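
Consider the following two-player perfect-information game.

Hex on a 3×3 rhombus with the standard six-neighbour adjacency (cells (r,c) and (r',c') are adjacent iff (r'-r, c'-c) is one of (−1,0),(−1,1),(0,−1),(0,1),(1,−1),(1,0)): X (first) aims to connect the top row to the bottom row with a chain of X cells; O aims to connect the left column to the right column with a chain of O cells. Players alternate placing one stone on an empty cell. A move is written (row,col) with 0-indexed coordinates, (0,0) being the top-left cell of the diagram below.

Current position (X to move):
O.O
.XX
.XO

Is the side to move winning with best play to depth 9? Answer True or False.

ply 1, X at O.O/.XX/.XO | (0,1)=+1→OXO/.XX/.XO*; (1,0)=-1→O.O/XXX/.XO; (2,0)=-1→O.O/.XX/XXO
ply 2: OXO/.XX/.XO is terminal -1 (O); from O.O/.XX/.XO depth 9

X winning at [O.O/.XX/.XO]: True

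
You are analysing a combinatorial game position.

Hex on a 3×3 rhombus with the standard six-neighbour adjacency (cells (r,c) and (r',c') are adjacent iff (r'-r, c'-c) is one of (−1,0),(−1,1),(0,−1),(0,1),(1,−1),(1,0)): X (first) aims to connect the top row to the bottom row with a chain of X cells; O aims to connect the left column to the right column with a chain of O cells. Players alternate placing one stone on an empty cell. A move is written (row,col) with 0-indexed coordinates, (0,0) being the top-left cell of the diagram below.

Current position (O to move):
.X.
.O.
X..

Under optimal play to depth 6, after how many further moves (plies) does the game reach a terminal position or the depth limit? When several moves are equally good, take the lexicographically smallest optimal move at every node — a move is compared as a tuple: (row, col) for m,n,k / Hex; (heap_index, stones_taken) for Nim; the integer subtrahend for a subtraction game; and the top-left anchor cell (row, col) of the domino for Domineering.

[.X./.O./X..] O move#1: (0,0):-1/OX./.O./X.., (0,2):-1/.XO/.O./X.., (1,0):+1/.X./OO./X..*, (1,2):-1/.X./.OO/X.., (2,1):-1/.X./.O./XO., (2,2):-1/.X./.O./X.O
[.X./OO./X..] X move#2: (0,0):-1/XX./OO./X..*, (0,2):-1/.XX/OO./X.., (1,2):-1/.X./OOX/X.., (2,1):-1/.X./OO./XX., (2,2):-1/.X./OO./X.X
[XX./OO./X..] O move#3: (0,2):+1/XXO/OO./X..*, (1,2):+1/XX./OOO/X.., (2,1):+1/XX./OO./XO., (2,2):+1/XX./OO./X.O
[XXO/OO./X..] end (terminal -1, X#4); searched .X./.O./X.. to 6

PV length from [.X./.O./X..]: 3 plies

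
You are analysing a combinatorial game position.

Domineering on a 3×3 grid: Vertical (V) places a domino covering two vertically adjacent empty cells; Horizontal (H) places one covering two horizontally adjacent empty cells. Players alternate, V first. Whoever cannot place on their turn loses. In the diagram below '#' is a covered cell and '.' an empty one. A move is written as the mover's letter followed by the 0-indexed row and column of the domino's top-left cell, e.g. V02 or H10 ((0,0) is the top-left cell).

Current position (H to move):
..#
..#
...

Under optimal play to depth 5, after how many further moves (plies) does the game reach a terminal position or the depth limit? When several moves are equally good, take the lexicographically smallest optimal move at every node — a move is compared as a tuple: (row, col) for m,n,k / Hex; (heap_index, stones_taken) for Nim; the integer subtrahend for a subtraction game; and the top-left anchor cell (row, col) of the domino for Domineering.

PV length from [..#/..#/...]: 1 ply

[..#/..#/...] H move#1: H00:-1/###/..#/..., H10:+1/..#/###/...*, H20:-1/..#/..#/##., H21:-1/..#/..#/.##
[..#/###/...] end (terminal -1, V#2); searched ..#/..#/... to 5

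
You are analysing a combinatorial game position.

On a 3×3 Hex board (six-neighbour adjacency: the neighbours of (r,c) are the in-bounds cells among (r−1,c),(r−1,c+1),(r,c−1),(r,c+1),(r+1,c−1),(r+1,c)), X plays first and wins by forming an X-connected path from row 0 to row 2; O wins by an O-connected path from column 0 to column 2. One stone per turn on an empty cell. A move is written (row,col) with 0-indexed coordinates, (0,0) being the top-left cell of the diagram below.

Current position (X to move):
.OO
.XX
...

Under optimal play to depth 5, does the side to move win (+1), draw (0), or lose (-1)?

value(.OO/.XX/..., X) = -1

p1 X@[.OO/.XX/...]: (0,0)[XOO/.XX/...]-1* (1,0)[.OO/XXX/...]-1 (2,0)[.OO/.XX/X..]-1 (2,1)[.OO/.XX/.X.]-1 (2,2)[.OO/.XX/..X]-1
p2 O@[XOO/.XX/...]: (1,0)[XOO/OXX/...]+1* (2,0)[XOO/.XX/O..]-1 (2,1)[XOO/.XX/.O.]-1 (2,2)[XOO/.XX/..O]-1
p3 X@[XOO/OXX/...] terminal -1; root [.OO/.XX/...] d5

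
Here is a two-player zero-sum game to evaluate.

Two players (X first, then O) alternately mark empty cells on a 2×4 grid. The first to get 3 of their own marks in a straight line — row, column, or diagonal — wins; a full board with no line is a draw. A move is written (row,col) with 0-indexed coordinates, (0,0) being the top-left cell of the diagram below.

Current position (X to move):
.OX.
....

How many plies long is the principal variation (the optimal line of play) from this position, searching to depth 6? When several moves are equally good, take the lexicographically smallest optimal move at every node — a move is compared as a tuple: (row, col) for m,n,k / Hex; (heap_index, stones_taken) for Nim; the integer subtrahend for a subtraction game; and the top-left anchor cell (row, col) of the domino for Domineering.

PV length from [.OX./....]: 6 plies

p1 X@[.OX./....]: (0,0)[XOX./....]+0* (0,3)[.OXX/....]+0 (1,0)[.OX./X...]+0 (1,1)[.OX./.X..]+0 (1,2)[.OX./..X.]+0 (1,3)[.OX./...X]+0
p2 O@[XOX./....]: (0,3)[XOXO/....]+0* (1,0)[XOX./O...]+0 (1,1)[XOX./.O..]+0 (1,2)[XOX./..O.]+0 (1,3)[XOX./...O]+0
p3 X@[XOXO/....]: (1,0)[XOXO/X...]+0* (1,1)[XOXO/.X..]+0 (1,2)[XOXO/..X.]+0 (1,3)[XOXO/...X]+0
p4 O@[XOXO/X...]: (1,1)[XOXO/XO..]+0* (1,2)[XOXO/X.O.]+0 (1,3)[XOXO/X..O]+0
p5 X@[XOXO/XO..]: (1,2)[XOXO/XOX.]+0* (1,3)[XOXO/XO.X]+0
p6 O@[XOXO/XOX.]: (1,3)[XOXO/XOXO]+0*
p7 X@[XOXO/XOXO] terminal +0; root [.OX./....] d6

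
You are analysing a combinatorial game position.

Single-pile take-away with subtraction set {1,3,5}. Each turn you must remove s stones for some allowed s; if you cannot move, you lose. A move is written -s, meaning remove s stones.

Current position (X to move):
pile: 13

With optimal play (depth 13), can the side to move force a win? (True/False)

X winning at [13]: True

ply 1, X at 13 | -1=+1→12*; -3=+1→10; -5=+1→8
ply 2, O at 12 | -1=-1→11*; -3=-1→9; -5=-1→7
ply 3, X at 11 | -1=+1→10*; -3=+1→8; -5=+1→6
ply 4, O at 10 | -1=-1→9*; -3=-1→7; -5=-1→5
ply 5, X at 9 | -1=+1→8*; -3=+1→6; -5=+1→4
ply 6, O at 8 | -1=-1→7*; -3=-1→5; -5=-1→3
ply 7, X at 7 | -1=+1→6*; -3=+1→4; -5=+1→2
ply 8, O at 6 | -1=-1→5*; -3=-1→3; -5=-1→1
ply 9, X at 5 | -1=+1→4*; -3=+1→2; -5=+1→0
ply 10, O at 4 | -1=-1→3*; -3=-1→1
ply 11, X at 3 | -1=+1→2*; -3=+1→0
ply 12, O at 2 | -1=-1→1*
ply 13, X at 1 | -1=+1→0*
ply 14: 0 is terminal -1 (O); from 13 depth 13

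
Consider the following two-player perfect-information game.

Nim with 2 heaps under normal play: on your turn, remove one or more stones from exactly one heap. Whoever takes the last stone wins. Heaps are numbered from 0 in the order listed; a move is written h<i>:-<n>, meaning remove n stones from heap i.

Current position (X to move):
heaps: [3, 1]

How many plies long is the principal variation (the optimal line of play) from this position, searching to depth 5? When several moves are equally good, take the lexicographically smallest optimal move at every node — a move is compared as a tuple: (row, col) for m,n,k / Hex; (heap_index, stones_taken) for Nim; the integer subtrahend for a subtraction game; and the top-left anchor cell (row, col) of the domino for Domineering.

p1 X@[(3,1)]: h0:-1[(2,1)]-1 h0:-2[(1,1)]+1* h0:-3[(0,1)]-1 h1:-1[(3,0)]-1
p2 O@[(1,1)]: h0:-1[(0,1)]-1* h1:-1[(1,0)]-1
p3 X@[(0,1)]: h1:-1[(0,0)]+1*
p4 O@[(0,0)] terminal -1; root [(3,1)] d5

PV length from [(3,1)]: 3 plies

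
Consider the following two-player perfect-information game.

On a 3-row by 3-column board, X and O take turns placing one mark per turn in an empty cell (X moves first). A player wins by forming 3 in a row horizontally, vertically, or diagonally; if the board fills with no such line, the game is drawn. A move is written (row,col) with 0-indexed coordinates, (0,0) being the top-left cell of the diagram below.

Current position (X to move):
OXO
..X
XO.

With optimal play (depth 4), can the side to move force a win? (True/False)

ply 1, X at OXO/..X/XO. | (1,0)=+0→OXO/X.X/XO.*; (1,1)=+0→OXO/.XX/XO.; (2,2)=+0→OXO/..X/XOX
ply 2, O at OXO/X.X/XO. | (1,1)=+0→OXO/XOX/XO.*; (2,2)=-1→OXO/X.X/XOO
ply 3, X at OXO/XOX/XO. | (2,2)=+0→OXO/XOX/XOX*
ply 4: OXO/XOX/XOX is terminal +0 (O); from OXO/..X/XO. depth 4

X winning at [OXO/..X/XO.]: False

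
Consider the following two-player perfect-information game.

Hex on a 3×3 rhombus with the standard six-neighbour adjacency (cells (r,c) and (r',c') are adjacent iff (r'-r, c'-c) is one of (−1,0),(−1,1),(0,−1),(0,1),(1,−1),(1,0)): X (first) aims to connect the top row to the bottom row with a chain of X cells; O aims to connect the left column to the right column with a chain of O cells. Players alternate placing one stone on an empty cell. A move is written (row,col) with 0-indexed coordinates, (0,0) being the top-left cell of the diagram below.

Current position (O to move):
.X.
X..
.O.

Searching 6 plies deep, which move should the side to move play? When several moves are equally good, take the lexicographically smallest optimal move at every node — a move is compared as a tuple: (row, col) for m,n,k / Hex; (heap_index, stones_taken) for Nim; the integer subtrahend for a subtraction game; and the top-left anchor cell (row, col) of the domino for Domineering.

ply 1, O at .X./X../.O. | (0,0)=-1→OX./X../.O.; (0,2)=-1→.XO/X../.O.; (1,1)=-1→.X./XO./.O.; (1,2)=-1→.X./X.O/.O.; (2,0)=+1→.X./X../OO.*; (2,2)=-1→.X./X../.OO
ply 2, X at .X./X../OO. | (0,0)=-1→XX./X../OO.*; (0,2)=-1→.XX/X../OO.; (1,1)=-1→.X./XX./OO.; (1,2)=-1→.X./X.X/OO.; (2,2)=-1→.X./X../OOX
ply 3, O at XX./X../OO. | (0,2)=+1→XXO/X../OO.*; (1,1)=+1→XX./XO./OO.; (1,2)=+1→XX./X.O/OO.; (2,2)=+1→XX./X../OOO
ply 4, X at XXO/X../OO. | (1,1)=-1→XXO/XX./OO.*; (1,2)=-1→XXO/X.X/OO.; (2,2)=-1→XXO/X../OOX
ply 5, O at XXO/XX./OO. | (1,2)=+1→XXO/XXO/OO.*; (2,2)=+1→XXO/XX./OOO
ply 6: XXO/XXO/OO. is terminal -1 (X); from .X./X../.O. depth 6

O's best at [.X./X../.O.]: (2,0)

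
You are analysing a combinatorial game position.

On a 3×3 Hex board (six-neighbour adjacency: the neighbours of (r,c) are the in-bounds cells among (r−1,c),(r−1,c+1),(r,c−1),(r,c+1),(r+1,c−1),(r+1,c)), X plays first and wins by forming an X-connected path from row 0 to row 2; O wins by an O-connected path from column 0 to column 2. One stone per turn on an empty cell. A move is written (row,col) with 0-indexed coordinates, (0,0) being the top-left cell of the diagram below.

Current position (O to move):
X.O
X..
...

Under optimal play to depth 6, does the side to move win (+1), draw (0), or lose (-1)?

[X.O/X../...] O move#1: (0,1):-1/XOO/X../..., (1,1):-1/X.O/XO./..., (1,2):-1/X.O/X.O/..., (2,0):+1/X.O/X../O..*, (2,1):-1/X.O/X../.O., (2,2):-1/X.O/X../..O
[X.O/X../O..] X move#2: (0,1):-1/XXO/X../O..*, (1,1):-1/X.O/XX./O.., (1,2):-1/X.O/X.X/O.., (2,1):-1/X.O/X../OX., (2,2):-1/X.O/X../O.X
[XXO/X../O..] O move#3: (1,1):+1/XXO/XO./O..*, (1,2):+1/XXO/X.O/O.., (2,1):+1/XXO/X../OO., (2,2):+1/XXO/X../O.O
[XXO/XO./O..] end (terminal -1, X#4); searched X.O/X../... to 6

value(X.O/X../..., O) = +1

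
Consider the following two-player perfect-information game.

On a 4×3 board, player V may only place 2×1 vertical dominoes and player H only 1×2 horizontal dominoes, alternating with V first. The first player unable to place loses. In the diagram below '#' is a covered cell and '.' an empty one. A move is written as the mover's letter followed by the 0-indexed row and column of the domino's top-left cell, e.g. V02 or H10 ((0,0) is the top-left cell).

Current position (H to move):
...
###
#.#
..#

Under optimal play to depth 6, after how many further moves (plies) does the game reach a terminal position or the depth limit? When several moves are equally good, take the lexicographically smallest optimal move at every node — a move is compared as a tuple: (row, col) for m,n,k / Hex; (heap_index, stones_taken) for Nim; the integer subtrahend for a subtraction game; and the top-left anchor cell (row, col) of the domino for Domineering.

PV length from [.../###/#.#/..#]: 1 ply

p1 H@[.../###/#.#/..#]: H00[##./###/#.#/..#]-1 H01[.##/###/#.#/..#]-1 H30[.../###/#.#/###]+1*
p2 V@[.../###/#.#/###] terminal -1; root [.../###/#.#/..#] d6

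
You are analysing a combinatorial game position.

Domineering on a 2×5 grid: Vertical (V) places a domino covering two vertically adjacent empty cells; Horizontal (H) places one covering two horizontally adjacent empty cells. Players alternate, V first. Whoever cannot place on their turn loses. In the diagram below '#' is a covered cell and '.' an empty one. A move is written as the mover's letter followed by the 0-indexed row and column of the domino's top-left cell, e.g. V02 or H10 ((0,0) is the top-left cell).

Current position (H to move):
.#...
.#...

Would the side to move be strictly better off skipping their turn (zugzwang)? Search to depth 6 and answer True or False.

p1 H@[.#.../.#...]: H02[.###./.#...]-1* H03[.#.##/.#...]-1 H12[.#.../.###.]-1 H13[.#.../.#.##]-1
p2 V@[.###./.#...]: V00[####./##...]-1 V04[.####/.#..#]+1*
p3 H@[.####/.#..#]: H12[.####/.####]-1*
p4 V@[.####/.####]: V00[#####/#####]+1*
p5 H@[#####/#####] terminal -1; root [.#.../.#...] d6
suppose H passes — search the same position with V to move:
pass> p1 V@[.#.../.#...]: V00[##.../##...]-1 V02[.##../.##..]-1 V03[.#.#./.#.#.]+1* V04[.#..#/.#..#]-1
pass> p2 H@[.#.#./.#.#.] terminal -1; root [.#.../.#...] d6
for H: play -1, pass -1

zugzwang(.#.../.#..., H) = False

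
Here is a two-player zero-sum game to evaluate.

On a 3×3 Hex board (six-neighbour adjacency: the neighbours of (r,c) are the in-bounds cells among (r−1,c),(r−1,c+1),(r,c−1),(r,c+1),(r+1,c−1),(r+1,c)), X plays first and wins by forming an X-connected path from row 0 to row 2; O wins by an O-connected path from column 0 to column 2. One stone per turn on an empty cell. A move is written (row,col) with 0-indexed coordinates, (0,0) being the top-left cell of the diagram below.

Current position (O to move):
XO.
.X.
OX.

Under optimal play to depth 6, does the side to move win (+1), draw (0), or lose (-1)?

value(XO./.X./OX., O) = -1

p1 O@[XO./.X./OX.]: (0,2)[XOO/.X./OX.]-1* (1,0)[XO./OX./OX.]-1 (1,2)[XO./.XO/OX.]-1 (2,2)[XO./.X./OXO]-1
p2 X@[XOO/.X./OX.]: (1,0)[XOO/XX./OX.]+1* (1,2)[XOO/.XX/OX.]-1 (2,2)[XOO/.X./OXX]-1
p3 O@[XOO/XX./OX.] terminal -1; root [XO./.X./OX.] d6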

- Prompt -
Whatever else the listing above holds, retype exactly only the lines from the one containing "With optimal play (depth 13), can" to the one containing "heaps: [3, 1]", both ends kept.

- Answer area -
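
With optimal play (depth 13), can the side to move force a win? (True/False)

X winning at [13]: True

ply 1, X at 13 | -1=+1→12*; -3=+1→10; -5=+1→8
ply 2, O at 12 | -1=-1→11*; -3=-1→9; -5=-1→7
ply 3, X at 11 | -1=+1→10*; -3=+1→8; -5=+1→6
ply 4, O at 10 | -1=-1→9*; -3=-1→7; -5=-1→5
ply 5, X at 9 | -1=+1→8*; -3=+1→6; -5=+1→4
ply 6, O at 8 | -1=-1→7*; -3=-1→5; -5=-1→3
ply 7, X at 7 | -1=+1→6*; -3=+1→4; -5=+1→2
ply 8, O at 6 | -1=-1→5*; -3=-1→3; -5=-1→1
ply 9, X at 5 | -1=+1→4*; -3=+1→2; -5=+1→0
ply 10, O at 4 | -1=-1→3*; -3=-1→1
ply 11, X at 3 | -1=+1→2*; -3=+1→0
ply 12, O at 2 | -1=-1→1*
ply 13, X at 1 | -1=+1→0*
ply 14: 0 is terminal -1 (O); from 13 depth 13

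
Consider the following two-player perfect-information game.

Nim with 2 heaps under normal play: on your turn, remove one or more stones from exactly one heap. Whoever takes the last stone wins. Heaps are numbered from 0 in the order listed; a move is written h<i>:-<n>, meaning remove n stones from heap i.

Current position (X to move):
heaps: [3, 1]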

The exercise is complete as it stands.